Collected data entries:
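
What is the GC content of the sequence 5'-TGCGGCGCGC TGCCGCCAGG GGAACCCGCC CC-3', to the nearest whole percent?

84%

T=2, G=12, A=3, C=15
G+C = 12 + 15 = 27 out of 32 bases
%GC = 27/32 × 100 = 84.38% ≈ 84%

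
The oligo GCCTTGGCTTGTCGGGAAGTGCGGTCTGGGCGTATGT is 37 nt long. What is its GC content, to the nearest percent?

62%

Base counts: T=11, G=16, A=3, C=7
G+C = 16 + 7 = 23 out of 37 bases
%GC = 23/37 × 100 = 62.16% ≈ 62%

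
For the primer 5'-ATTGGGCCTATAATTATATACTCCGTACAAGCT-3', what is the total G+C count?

12

Base counts: A=10, T=11, C=7, G=5
Total G or C: 5 + 7 = 12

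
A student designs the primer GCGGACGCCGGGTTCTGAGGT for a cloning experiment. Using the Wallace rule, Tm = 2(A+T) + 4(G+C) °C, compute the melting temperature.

72°C

Counting bases: G=10, C=5, A=2, T=4
So N_AT = 6 and N_GC = 15.
Tm = 2×6 + 4×15 = 72°C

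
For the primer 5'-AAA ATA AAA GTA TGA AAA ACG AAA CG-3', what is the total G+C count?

6

A=17, G=4, T=3, C=2
G+C = 4 + 2 = 6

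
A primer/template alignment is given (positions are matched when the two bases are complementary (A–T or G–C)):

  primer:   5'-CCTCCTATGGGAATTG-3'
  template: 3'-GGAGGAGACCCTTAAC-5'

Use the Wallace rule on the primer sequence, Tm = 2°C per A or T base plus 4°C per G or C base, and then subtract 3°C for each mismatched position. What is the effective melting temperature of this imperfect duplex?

Primer base counts: A=3, T=5, G=4, C=4 → A+T=8, G+C=8
Perfect-match Tm = 2(8) + 4(8) = 16 + 32 = 48°C
Mismatches (positions where the bases are not complementary): 1 (at position 7)
Effective Tm = 48 − 1×3 = 48 − 3 = 45°C

45°C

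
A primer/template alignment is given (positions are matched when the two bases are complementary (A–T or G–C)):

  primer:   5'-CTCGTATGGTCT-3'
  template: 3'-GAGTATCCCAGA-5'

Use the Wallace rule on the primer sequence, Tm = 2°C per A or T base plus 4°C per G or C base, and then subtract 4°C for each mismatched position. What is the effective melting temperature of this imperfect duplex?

Primer base counts: A=1, T=5, G=3, C=3 → A+T=6, G+C=6
Perfect-match Tm = 2(6) + 4(6) = 12 + 24 = 36°C
Mismatches (positions where the bases are not complementary): 2 (at positions 4, 7)
Effective Tm = 36 − 2×4 = 36 − 8 = 28°C

28°C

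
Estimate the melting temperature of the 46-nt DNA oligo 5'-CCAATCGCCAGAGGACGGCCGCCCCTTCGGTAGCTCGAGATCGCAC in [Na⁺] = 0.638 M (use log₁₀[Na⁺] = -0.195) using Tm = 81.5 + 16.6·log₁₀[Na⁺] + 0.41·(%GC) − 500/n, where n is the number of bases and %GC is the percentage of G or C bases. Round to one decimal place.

Length n = 46. T=6, A=9, C=18, G=13
G+C = 31, so %GC = 31/46 × 100 = 67.391%
Salt term: 16.6 × (-0.195) = -3.237
GC term: 0.41 × 67.391 = 27.63; length term: −500/46 = −10.87
Tm = 81.5 + (-3.237) + 27.63 − 10.87 = 95.023 → 95.0°C

95.0°C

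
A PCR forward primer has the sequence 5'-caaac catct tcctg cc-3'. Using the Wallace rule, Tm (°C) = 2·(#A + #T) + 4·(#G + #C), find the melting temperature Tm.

Counting bases: C=8, A=4, T=4, G=1
So N_AT = 8 and N_GC = 9.
Tm = 2×8 + 4×9 = 52°C

52°C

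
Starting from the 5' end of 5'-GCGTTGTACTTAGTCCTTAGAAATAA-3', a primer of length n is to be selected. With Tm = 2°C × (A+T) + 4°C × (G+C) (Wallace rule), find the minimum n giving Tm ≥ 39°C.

First 13 bases: GCGTTGTACTTAG → Tm = 38°C (< 39°C)
First 14 bases: GCGTTGTACTTAGT → Tm = 40°C (≥ 39°C)
Since every base adds ≥2°C, Tm only increases with n, so the threshold is first crossed at n = 14.

n = 14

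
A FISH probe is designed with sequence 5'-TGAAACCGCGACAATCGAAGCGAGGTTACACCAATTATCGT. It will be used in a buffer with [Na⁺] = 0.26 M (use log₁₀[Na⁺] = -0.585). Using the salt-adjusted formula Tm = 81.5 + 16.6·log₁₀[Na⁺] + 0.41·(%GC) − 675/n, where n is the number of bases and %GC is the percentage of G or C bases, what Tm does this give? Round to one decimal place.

Length n = 41. T=8, G=9, C=10, A=14
G+C = 19, so %GC = 19/41 × 100 = 46.341%
Salt term: 16.6 × (-0.585) = -9.711
GC term: 0.41 × 46.341 = 19; length term: −675/41 = −16.463
Tm = 81.5 + (-9.711) + 19 − 16.463 = 74.326 → 74.3°C

74.3°C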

§ Task goal:
Report every line in the data above in which the word "template" appears.

§ Reply:
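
A primer/template alignment is given (positions are matched when the two bases are complementary (A–T or G–C)):
  template: 3'-GGAGGAGACCCTTAAC-5'
A primer/template alignment is given (positions are matched when the two bases are complementary (A–T or G–C)):
  template: 3'-GAGTATCCCAGA-5'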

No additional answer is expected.